[Collected data]

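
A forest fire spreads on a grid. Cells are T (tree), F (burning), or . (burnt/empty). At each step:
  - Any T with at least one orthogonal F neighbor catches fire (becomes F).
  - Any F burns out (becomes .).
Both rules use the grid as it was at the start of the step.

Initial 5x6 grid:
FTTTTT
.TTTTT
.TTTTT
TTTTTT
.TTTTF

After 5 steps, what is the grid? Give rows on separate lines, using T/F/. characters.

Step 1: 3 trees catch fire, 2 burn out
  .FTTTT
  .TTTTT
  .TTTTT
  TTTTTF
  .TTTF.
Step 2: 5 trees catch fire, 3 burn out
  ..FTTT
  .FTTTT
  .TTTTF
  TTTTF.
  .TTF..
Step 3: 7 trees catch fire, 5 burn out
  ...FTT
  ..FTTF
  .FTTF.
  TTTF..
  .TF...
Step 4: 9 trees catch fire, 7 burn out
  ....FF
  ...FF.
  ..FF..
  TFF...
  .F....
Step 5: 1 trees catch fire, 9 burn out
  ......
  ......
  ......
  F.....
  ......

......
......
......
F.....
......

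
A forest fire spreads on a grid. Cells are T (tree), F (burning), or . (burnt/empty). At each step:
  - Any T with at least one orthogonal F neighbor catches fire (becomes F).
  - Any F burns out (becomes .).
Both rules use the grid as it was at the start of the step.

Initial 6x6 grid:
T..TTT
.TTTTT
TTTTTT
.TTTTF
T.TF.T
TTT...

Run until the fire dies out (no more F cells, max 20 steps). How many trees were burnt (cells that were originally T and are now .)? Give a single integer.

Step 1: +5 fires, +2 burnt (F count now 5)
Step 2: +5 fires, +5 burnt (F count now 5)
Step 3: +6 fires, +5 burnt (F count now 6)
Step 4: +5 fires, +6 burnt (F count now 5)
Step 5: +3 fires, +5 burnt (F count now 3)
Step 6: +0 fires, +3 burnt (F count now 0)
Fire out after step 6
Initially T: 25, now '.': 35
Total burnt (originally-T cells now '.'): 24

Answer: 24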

Problem: Word for word, copy out all of the data shown above.

Reply to the exercise:
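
A forest fire spreads on a grid. Cells are T (tree), F (burning), or . (burnt/empty). At each step:
  - Any T with at least one orthogonal F neighbor catches fire (becomes F).
  - Any F burns out (becomes .).
Both rules use the grid as it was at the start of the step.

Initial 5x6 grid:
FTTTTT
.TTTTT
.TTTTT
TTTTTT
.TTTTF

After 5 steps, what is the grid? Give rows on separate lines, using T/F/. characters.

Step 1: 3 trees catch fire, 2 burn out
  .FTTTT
  .TTTTT
  .TTTTT
  TTTTTF
  .TTTF.
Step 2: 5 trees catch fire, 3 burn out
  ..FTTT
  .FTTTT
  .TTTTF
  TTTTF.
  .TTF..
Step 3: 7 trees catch fire, 5 burn out
  ...FTT
  ..FTTF
  .FTTF.
  TTTF..
  .TF...
Step 4: 9 trees catch fire, 7 burn out
  ....FF
  ...FF.
  ..FF..
  TFF...
  .F....
Step 5: 1 trees catch fire, 9 burn out
  ......
  ......
  ......
  F.....
  ......

......
......
......
F.....
......

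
A forest fire spreads on a grid. Cells are T (tree), F (burning), or . (burnt/empty). At each step:
  - Any T with at least one orthogonal F neighbor catches fire (becomes F).
  - Any F burns out (becomes .).
Both rules use the grid as it was at the start of the step.

Initial 6x6 grid:
T..TTT
.TTTTT
TTTTTT
.TTTTF
T.TF.T
TTT...

Run until the fire dies out (no more F cells, max 20 steps). How many trees were burnt (cells that were originally T and are now .)? Give a single integer.

Step 1: +5 fires, +2 burnt (F count now 5)
Step 2: +5 fires, +5 burnt (F count now 5)
Step 3: +6 fires, +5 burnt (F count now 6)
Step 4: +5 fires, +6 burnt (F count now 5)
Step 5: +3 fires, +5 burnt (F count now 3)
Step 6: +0 fires, +3 burnt (F count now 0)
Fire out after step 6
Initially T: 25, now '.': 35
Total burnt (originally-T cells now '.'): 24

Answer: 24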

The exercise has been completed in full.